*EXERCISE DETAILS:*
Write the data below out in full, exactly as it stands.

(Stored items)
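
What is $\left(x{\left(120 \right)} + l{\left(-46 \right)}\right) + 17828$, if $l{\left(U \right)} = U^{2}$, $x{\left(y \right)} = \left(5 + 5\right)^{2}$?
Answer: $20044$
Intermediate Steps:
$x{\left(y \right)} = 100$ ($x{\left(y \right)} = 10^{2} = 100$)
$\left(x{\left(120 \right)} + l{\left(-46 \right)}\right) + 17828 = \left(100 + \left(-46\right)^{2}\right) + 17828 = \left(100 + 2116\right) + 17828 = 2216 + 17828 = 20044$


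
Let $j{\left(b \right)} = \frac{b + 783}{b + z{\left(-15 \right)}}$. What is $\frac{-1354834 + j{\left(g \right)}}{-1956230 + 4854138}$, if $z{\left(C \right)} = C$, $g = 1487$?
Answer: $- \frac{997156689}{2132860288} \approx -0.46752$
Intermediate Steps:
$j{\left(b \right)} = \frac{783 + b}{-15 + b}$ ($j{\left(b \right)} = \frac{b + 783}{b - 15} = \frac{783 + b}{-15 + b}$)
$\frac{-1354834 + j{\left(g \right)}}{-1956230 + 4854138} = \frac{-1354834 + \frac{783 + 1487}{-15 + 1487}}{-1956230 + 4854138} = \frac{-1354834 + \frac{1}{1472} \cdot 2270}{2897908} = \left(-1354834 + \frac{1}{1472} \cdot 2270\right) \frac{1}{2897908} = \left(-1354834 + \frac{1135}{736}\right) \frac{1}{2897908} = \left(- \frac{997156689}{736}\right) \frac{1}{2897908} = - \frac{997156689}{2132860288}$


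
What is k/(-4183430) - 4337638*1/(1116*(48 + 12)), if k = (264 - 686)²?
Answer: -907906472149/14006123640 ≈ -64.822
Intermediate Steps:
k = 178084 (k = (-422)² = 178084)
k/(-4183430) - 4337638*1/(1116*(48 + 12)) = 178084/(-4183430) - 4337638*1/(1116*(48 + 12)) = 178084*(-1/4183430) - 4337638/(1116*60) = -89042/2091715 - 4337638/66960 = -89042/2091715 - 4337638*1/66960 = -89042/2091715 - 2168819/33480 = -907906472149/14006123640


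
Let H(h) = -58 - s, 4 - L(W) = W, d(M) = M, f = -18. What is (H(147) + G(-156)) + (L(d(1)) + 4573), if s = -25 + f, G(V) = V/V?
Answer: 4562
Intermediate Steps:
L(W) = 4 - W
G(V) = 1
s = -43 (s = -25 - 18 = -43)
H(h) = -15 (H(h) = -58 - 1*(-43) = -58 + 43 = -15)
(H(147) + G(-156)) + (L(d(1)) + 4573) = (-15 + 1) + ((4 - 1*1) + 4573) = -14 + ((4 - 1) + 4573) = -14 + (3 + 4573) = -14 + 4576 = 4562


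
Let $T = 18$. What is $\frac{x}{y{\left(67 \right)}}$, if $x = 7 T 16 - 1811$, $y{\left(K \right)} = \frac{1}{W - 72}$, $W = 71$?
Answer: $-205$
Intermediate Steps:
$y{\left(K \right)} = -1$ ($y{\left(K \right)} = \frac{1}{71 - 72} = \frac{1}{-1} = -1$)
$x = 205$ ($x = 7 \cdot 18 \cdot 16 - 1811 = 126 \cdot 16 - 1811 = 2016 - 1811 = 205$)
$\frac{x}{y{\left(67 \right)}} = \frac{205}{-1} = 205 \left(-1\right) = -205$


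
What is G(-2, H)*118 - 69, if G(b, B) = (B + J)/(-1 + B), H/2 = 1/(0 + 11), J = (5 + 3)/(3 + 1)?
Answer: -1151/3 ≈ -383.67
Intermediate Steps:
J = 2 (J = 8/4 = 8*(1/4) = 2)
H = 2/11 (H = 2/(0 + 11) = 2/11 ≈ 0.18182)
G(b, B) = (2 + B)/(-1 + B) (G(b, B) = (B + 2)/(-1 + B) = (2 + B)/(-1 + B))
G(-2, H)*118 - 69 = ((2 + 2/11)/(-1 + 2/11))*118 - 69 = ((24/11)/(-9/11))*118 - 69 = -11/9*24/11*118 - 69 = -8/3*118 - 69 = -944/3 - 69 = -1151/3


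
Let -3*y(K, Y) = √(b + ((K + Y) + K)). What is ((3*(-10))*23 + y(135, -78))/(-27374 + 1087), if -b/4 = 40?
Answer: 690/26287 + 4*√2/78861 ≈ 0.026320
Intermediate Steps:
b = -160 (b = -4*40 = -160)
y(K, Y) = -√(-160 + Y + 2*K)/3 (y(K, Y) = -√(-160 + ((K + Y) + K))/3 = -√(-160 + (Y + 2*K))/3 = -√(-160 + Y + 2*K)/3)
((3*(-10))*23 + y(135, -78))/(-27374 + 1087) = ((3*(-10))*23 - √(-160 - 78 + 2*135)/3)/(-27374 + 1087) = (-30*23 - √(-160 - 78 + 270)/3)/(-26287) = (-690 - 4*√2/3)*(-1/26287) = 690/26287 + 4*√2/78861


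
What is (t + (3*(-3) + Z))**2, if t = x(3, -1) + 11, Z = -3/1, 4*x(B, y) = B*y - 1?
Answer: 4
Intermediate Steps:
x(B, y) = -1/4 + B*y/4 (x(B, y) = (B*y - 1)/4 = (-1 + B*y)/4 = -1/4 + B*y/4)
Z = -3 (Z = -3*1 = -3)
t = 10 (t = (-1/4 + (1/4)*3*(-1)) + 11 = (-1/4 - 3/4) + 11 = -1 + 11 = 10)
(t + (3*(-3) + Z))**2 = (10 + (3*(-3) - 3))**2 = (10 + (-9 - 3))**2 = (10 - 12)**2 = (-2)**2 = 4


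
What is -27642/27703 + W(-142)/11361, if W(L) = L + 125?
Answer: -314511713/314733783 ≈ -0.99929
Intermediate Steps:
W(L) = 125 + L
-27642/27703 + W(-142)/11361 = -27642/27703 + (125 - 142)/11361 = -27642*1/27703 - 17*1/11361 = -27642/27703 - 17/11361 = -314511713/314733783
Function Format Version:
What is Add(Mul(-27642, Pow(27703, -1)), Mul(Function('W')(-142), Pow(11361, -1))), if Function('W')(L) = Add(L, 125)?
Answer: Rational(-314511713, 314733783) ≈ -0.99929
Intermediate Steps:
Function('W')(L) = Add(125, L)
Add(Mul(-27642, Pow(27703, -1)), Mul(Function('W')(-142), Pow(11361, -1))) = Add(Mul(-27642, Pow(27703, -1)), Mul(Add(125, -142), Pow(11361, -1))) = Add(Mul(-27642, Rational(1, 27703)), Mul(-17, Rational(1, 11361))) = Add(Rational(-27642, 27703), Rational(-17, 11361)) = Rational(-314511713, 314733783)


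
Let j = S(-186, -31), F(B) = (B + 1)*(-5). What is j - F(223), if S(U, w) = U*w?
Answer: 6886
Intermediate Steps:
F(B) = -5 - 5*B (F(B) = (1 + B)*(-5) = -5 - 5*B)
j = 5766 (j = -186*(-31) = 5766)
j - F(223) = 5766 - (-5 - 5*223) = 5766 - (-5 - 1115) = 5766 - 1*(-1120) = 5766 + 1120 = 6886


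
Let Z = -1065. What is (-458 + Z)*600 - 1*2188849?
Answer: -3102649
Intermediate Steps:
(-458 + Z)*600 - 1*2188849 = (-458 - 1065)*600 - 1*2188849 = -1523*600 - 2188849 = -913800 - 2188849 = -3102649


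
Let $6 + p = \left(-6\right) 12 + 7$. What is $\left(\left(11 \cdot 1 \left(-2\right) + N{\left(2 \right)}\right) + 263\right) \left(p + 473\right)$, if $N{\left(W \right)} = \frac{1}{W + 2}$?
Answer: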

*RESPONSE:*
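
What is $\left(x{\left(120 \right)} + l{\left(-46 \right)}\right) + 17828$, if $l{\left(U \right)} = U^{2}$, $x{\left(y \right)} = \left(5 + 5\right)^{2}$?
Answer: $20044$
Intermediate Steps:
$x{\left(y \right)} = 100$ ($x{\left(y \right)} = 10^{2} = 100$)
$\left(x{\left(120 \right)} + l{\left(-46 \right)}\right) + 17828 = \left(100 + \left(-46\right)^{2}\right) + 17828 = \left(100 + 2116\right) + 17828 = 2216 + 17828 = 20044$


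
Let $j{\left(b \right)} = \frac{b + 783}{b + z{\left(-15 \right)}}$. What is $\frac{-1354834 + j{\left(g \right)}}{-1956230 + 4854138}$, if $z{\left(C \right)} = C$, $g = 1487$?
Answer: $- \frac{997156689}{2132860288} \approx -0.46752$
Intermediate Steps:
$j{\left(b \right)} = \frac{783 + b}{-15 + b}$ ($j{\left(b \right)} = \frac{b + 783}{b - 15} = \frac{783 + b}{-15 + b}$)
$\frac{-1354834 + j{\left(g \right)}}{-1956230 + 4854138} = \frac{-1354834 + \frac{783 + 1487}{-15 + 1487}}{-1956230 + 4854138} = \frac{-1354834 + \frac{1}{1472} \cdot 2270}{2897908} = \left(-1354834 + \frac{1}{1472} \cdot 2270\right) \frac{1}{2897908} = \left(-1354834 + \frac{1135}{736}\right) \frac{1}{2897908} = \left(- \frac{997156689}{736}\right) \frac{1}{2897908} = - \frac{997156689}{2132860288}$


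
What is k/(-4183430) - 4337638*1/(1116*(48 + 12)), if k = (264 - 686)²?
Answer: -907906472149/14006123640 ≈ -64.822
Intermediate Steps:
k = 178084 (k = (-422)² = 178084)
k/(-4183430) - 4337638*1/(1116*(48 + 12)) = 178084/(-4183430) - 4337638*1/(1116*(48 + 12)) = 178084*(-1/4183430) - 4337638/(1116*60) = -89042/2091715 - 4337638/66960 = -89042/2091715 - 4337638*1/66960 = -89042/2091715 - 2168819/33480 = -907906472149/14006123640


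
Let H(h) = -58 - s, 4 - L(W) = W, d(M) = M, f = -18. What is (H(147) + G(-156)) + (L(d(1)) + 4573), if s = -25 + f, G(V) = V/V?
Answer: 4562
Intermediate Steps:
L(W) = 4 - W
G(V) = 1
s = -43 (s = -25 - 18 = -43)
H(h) = -15 (H(h) = -58 - 1*(-43) = -58 + 43 = -15)
(H(147) + G(-156)) + (L(d(1)) + 4573) = (-15 + 1) + ((4 - 1*1) + 4573) = -14 + ((4 - 1) + 4573) = -14 + (3 + 4573) = -14 + 4576 = 4562


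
Let $T = 18$. What is $\frac{x}{y{\left(67 \right)}}$, if $x = 7 T 16 - 1811$, $y{\left(K \right)} = \frac{1}{W - 72}$, $W = 71$?
Answer: $-205$
Intermediate Steps:
$y{\left(K \right)} = -1$ ($y{\left(K \right)} = \frac{1}{71 - 72} = \frac{1}{-1} = -1$)
$x = 205$ ($x = 7 \cdot 18 \cdot 16 - 1811 = 126 \cdot 16 - 1811 = 2016 - 1811 = 205$)
$\frac{x}{y{\left(67 \right)}} = \frac{205}{-1} = 205 \left(-1\right) = -205$


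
What is G(-2, H)*118 - 69, if G(b, B) = (B + J)/(-1 + B), H/2 = 1/(0 + 11), J = (5 + 3)/(3 + 1)?
Answer: -1151/3 ≈ -383.67
Intermediate Steps:
J = 2 (J = 8/4 = 8*(1/4) = 2)
H = 2/11 (H = 2/(0 + 11) = 2/11 ≈ 0.18182)
G(b, B) = (2 + B)/(-1 + B) (G(b, B) = (B + 2)/(-1 + B) = (2 + B)/(-1 + B))
G(-2, H)*118 - 69 = ((2 + 2/11)/(-1 + 2/11))*118 - 69 = ((24/11)/(-9/11))*118 - 69 = -11/9*24/11*118 - 69 = -8/3*118 - 69 = -944/3 - 69 = -1151/3


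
Let -3*y(K, Y) = √(b + ((K + Y) + K)). What is ((3*(-10))*23 + y(135, -78))/(-27374 + 1087), if -b/4 = 40?
Answer: 690/26287 + 4*√2/78861 ≈ 0.026320
Intermediate Steps:
b = -160 (b = -4*40 = -160)
y(K, Y) = -√(-160 + Y + 2*K)/3 (y(K, Y) = -√(-160 + ((K + Y) + K))/3 = -√(-160 + (Y + 2*K))/3 = -√(-160 + Y + 2*K)/3)
((3*(-10))*23 + y(135, -78))/(-27374 + 1087) = ((3*(-10))*23 - √(-160 - 78 + 2*135)/3)/(-27374 + 1087) = (-30*23 - √(-160 - 78 + 270)/3)/(-26287) = (-690 - 4*√2/3)*(-1/26287) = 690/26287 + 4*√2/78861


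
What is (t + (3*(-3) + Z))**2, if t = x(3, -1) + 11, Z = -3/1, 4*x(B, y) = B*y - 1?
Answer: 4
Intermediate Steps:
x(B, y) = -1/4 + B*y/4 (x(B, y) = (B*y - 1)/4 = (-1 + B*y)/4 = -1/4 + B*y/4)
Z = -3 (Z = -3*1 = -3)
t = 10 (t = (-1/4 + (1/4)*3*(-1)) + 11 = (-1/4 - 3/4) + 11 = -1 + 11 = 10)
(t + (3*(-3) + Z))**2 = (10 + (3*(-3) - 3))**2 = (10 + (-9 - 3))**2 = (10 - 12)**2 = (-2)**2 = 4


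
What is -27642/27703 + W(-142)/11361, if W(L) = L + 125?
Answer: -314511713/314733783 ≈ -0.99929
Intermediate Steps:
W(L) = 125 + L
-27642/27703 + W(-142)/11361 = -27642/27703 + (125 - 142)/11361 = -27642*1/27703 - 17*1/11361 = -27642/27703 - 17/11361 = -314511713/314733783
Function Format Version:
What is Add(Mul(-27642, Pow(27703, -1)), Mul(Function('W')(-142), Pow(11361, -1))), if Function('W')(L) = Add(L, 125)?
Answer: Rational(-314511713, 314733783) ≈ -0.99929
Intermediate Steps:
Function('W')(L) = Add(125, L)
Add(Mul(-27642, Pow(27703, -1)), Mul(Function('W')(-142), Pow(11361, -1))) = Add(Mul(-27642, Pow(27703, -1)), Mul(Add(125, -142), Pow(11361, -1))) = Add(Mul(-27642, Rational(1, 27703)), Mul(-17, Rational(1, 11361))) = Add(Rational(-27642, 27703), Rational(-17, 11361)) = Rational(-314511713, 314733783)


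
Let j = S(-186, -31), F(B) = (B + 1)*(-5). What is j - F(223), if S(U, w) = U*w?
Answer: 6886
Intermediate Steps:
F(B) = -5 - 5*B (F(B) = (1 + B)*(-5) = -5 - 5*B)
j = 5766 (j = -186*(-31) = 5766)
j - F(223) = 5766 - (-5 - 5*223) = 5766 - (-5 - 1115) = 5766 - 1*(-1120) = 5766 + 1120 = 6886


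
Let Z = -1065. What is (-458 + Z)*600 - 1*2188849?
Answer: -3102649
Intermediate Steps:
(-458 + Z)*600 - 1*2188849 = (-458 - 1065)*600 - 1*2188849 = -1523*600 - 2188849 = -913800 - 2188849 = -3102649


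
Let $6 + p = \left(-6\right) 12 + 7$. What is $\left(\left(11 \cdot 1 \left(-2\right) + N{\left(2 \right)}\right) + 263\right) \left(p + 473\right)$, if $N{\left(W \right)} = \frac{1}{W + 2}$?
Answer: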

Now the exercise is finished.